Would you copy each line of the records that includes the word "Compose"?

(RECORDS FOR PROCESSING)

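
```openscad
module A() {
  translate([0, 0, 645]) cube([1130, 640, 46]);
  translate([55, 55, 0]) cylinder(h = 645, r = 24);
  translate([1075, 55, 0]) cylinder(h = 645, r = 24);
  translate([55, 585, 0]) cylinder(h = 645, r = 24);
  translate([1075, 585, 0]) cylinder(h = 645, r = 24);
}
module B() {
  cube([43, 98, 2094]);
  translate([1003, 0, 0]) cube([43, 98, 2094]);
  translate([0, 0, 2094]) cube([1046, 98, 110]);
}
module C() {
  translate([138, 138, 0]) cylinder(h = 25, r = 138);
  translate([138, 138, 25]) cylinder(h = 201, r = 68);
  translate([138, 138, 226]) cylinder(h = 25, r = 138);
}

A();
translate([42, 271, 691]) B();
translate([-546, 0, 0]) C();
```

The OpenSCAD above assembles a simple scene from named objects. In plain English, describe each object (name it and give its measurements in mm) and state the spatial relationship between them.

A is a table: top 1130 mm (x) × 640 mm (y), 46 mm thick, upper face at z = 691 mm, on four round legs of 48 mm diameter, each leg's bounding box inset 31 mm from the nearest pair of top edges, running from z = 0 to the bottom of the top.

B is a rectangular door frame: two vertical jambs of 43×98 mm section, 2094 mm tall, with a clear opening 960 mm wide between their inner faces. A header 110 mm tall and 98 mm deep lies on top of the jambs and spans the full outside width.

C is a spool: two coaxial disc flanges of radius 138 mm and thickness 25 mm, joined by a core cylinder of radius 68 mm and height 201 mm. The lower flange rests on z = 0 and the three cylinders share a vertical axis.

The door frame is on top of the table, centred. The spool is on the floor beside the table on its −x side.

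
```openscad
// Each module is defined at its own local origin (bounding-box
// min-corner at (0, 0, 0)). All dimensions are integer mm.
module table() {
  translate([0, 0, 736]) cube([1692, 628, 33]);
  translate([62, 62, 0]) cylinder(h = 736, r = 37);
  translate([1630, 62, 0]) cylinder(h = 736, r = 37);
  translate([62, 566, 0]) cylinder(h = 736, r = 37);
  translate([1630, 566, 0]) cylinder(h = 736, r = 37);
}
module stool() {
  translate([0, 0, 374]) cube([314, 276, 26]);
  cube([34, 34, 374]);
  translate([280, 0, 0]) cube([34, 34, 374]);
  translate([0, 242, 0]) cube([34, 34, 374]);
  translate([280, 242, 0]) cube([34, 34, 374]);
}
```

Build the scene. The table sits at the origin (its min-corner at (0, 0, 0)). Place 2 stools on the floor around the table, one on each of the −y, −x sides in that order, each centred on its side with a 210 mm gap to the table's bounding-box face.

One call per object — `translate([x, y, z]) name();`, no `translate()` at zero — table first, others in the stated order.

table();
translate([689, -486, 0]) stool();
translate([-524, 176, 0]) stool();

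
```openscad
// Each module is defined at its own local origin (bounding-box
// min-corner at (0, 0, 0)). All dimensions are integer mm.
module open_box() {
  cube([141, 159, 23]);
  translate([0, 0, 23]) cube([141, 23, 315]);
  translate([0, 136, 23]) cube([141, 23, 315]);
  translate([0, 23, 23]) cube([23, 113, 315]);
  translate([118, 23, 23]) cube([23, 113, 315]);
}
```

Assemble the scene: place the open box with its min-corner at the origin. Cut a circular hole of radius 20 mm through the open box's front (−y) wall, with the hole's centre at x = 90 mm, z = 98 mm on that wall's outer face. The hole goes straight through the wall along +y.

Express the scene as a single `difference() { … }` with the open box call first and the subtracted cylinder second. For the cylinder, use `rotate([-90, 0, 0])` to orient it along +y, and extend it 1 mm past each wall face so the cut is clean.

difference() {
  open_box();
  translate([90, -1, 98]) rotate([-90, 0, 0]) cylinder(h = 25, r = 20);
}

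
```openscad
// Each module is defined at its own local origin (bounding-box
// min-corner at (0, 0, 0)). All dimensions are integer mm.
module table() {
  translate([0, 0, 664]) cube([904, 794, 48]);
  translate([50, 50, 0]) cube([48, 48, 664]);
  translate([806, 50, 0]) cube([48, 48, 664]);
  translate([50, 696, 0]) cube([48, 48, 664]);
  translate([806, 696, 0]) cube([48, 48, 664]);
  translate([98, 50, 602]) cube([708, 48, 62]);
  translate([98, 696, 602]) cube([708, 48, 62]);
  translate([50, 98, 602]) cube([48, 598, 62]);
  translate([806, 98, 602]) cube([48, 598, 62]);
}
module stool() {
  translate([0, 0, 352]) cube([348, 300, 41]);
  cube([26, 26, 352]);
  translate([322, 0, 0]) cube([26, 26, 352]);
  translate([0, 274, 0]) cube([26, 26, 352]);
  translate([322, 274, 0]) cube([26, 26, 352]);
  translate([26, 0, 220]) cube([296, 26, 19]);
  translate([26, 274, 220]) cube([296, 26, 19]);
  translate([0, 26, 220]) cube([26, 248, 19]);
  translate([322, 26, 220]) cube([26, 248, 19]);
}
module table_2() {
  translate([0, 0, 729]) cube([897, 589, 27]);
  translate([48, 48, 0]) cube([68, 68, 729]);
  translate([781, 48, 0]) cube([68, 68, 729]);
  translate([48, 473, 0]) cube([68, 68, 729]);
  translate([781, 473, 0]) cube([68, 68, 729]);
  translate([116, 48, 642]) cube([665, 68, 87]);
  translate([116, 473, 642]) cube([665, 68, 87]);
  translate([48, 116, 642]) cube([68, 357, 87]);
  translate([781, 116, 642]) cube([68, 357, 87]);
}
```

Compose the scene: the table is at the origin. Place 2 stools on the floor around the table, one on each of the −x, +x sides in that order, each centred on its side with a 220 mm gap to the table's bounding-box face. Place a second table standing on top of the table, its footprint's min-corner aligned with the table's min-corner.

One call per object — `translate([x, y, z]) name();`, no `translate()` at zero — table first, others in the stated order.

table();
translate([-568, 247, 0]) stool();
translate([1124, 247, 0]) stool();
translate([0, 0, 712]) table_2();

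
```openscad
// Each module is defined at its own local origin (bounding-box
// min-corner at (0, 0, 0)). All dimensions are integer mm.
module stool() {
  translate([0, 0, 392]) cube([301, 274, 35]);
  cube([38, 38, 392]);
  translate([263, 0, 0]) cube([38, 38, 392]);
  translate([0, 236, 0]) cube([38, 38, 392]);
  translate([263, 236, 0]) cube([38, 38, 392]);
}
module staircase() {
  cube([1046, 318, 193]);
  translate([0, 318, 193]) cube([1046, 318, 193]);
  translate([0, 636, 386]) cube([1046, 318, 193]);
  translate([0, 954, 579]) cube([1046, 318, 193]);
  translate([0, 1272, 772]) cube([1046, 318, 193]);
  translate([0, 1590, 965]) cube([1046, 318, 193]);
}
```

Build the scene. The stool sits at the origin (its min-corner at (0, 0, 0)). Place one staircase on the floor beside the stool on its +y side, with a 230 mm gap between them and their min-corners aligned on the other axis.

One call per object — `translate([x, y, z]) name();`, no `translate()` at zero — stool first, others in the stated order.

stool();
translate([0, 504, 0]) staircase();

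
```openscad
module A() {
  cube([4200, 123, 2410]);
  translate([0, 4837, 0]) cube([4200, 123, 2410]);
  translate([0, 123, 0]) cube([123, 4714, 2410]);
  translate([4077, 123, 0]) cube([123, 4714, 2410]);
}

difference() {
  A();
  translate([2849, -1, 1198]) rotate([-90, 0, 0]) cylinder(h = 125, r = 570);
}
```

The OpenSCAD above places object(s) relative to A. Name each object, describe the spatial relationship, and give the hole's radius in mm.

A is a house frame. The house frame has a circular hole through its front wall. The hole's radius is 570 mm.

The subtracted cylinder has r = 570 mm.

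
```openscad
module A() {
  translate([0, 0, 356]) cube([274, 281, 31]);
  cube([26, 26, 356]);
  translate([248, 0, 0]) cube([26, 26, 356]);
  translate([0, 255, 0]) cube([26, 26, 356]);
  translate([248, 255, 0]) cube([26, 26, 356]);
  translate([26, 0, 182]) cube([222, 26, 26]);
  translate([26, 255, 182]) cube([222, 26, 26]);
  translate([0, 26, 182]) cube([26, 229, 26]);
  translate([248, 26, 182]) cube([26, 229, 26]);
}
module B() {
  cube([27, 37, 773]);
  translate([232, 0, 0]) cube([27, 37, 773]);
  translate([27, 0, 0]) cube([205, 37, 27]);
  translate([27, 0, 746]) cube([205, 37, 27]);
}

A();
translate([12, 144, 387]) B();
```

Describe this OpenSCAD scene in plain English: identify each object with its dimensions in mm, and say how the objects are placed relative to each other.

A is a four-legged stool. The seat is 274×281 mm, 31 mm thick, top at z = 387 mm. It stands on four square legs, each 26×26 mm in cross-section, from z = 0 to the seat underside, each flush with a corner of the seat. Four stretchers, 26 mm wide and 26 mm tall, connect adjacent legs with their undersides at z = 182 mm, each running between the inner faces of the legs it joins and aligned with the legs' outer faces on the other axis.

B is a picture frame with a 205×719 mm rectangular opening (x by z) and a uniform 27 mm border on every side. Frame depth is 37 mm along y. It is built from two vertical stiles running the full outside height and two horizontal rails spanning the gap between the stiles.

The picture frame is on top of the stool.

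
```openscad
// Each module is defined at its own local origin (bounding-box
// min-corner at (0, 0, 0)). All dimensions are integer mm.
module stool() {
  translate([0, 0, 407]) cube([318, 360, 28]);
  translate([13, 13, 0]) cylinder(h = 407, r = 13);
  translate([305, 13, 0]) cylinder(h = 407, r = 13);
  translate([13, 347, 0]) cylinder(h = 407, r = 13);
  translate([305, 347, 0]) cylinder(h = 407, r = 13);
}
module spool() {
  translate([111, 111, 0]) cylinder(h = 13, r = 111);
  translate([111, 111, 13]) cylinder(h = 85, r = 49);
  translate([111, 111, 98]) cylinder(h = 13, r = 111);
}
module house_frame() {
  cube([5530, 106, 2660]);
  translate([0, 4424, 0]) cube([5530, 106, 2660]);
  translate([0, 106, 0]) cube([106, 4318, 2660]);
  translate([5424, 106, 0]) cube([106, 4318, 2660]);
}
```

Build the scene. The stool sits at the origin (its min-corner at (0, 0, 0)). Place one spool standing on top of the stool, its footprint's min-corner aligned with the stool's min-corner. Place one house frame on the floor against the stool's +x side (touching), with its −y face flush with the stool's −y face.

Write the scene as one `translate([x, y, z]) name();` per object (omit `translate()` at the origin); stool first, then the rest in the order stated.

stool();
translate([0, 0, 435]) spool();
translate([318, 0, 0]) house_frame();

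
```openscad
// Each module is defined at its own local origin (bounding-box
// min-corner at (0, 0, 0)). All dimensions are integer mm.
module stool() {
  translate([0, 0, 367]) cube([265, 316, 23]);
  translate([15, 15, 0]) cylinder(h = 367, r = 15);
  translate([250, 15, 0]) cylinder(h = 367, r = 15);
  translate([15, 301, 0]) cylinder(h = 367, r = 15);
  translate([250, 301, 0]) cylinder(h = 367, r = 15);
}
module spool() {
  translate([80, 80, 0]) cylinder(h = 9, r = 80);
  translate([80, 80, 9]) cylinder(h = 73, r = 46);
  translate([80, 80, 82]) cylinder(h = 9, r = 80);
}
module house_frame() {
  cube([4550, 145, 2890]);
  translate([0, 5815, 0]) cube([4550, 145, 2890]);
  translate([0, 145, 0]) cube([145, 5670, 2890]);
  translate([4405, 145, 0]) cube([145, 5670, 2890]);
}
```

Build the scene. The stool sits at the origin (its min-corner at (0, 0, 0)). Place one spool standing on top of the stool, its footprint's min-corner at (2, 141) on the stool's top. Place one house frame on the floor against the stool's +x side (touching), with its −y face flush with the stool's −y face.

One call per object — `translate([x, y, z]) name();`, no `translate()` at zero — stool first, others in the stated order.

stool();
translate([2, 141, 390]) spool();
translate([265, 0, 0]) house_frame();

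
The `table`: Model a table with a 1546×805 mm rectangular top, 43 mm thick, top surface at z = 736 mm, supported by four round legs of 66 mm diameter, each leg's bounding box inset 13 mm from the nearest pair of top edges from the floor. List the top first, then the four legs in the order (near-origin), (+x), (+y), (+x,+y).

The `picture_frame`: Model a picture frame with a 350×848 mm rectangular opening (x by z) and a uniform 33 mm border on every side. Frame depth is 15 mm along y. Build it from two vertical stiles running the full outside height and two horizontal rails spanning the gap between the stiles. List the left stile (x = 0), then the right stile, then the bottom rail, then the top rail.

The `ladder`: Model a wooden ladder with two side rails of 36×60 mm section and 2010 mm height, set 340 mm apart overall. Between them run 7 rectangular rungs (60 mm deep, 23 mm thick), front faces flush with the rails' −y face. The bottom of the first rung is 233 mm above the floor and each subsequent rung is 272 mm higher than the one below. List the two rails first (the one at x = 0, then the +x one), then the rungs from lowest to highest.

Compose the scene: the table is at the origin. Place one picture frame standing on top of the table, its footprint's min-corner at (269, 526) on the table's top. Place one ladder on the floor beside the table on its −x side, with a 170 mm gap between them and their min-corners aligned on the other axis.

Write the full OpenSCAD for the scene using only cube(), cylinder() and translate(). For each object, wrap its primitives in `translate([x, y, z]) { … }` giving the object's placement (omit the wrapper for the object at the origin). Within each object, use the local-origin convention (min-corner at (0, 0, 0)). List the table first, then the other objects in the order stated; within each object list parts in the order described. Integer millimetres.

translate([0, 0, 693]) cube([1546, 805, 43]);
translate([46, 46, 0]) cylinder(h = 693, r = 33);
translate([1500, 46, 0]) cylinder(h = 693, r = 33);
translate([46, 759, 0]) cylinder(h = 693, r = 33);
translate([1500, 759, 0]) cylinder(h = 693, r = 33);
translate([269, 526, 736]) {
  cube([33, 15, 914]);
  translate([383, 0, 0]) cube([33, 15, 914]);
  translate([33, 0, 0]) cube([350, 15, 33]);
  translate([33, 0, 881]) cube([350, 15, 33]);
}
translate([-510, 0, 0]) {
  cube([36, 60, 2010]);
  translate([304, 0, 0]) cube([36, 60, 2010]);
  translate([36, 0, 233]) cube([268, 60, 23]);
  translate([36, 0, 505]) cube([268, 60, 23]);
  translate([36, 0, 777]) cube([268, 60, 23]);
  translate([36, 0, 1049]) cube([268, 60, 23]);
  translate([36, 0, 1321]) cube([268, 60, 23]);
  translate([36, 0, 1593]) cube([268, 60, 23]);
  translate([36, 0, 1865]) cube([268, 60, 23]);
}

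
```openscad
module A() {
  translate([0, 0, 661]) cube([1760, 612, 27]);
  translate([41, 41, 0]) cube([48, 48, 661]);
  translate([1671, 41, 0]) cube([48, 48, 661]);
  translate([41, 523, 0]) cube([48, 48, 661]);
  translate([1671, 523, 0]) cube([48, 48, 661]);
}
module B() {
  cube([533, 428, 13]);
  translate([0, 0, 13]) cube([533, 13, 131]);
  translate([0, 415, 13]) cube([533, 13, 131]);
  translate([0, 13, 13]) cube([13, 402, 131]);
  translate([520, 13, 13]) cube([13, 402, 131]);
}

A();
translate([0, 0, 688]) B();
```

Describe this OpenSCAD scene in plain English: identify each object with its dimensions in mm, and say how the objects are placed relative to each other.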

(End RECORDS FOR PROCESSING)

*ANSWER SECTION*
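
Compose the scene: the table is at the origin. Place 2 stools on the floor around the table, one on each of the −x, +x sides in that order, each centred on its side with a 220 mm gap to the table's bounding-box face. Place a second table standing on top of the table, its footprint's min-corner aligned with the table's min-corner.
Compose the scene: the table is at the origin. Place one picture frame standing on top of the table, its footprint's min-corner at (269, 526) on the table's top. Place one ladder on the floor beside the table on its −x side, with a 170 mm gap between them and their min-corners aligned on the other axis.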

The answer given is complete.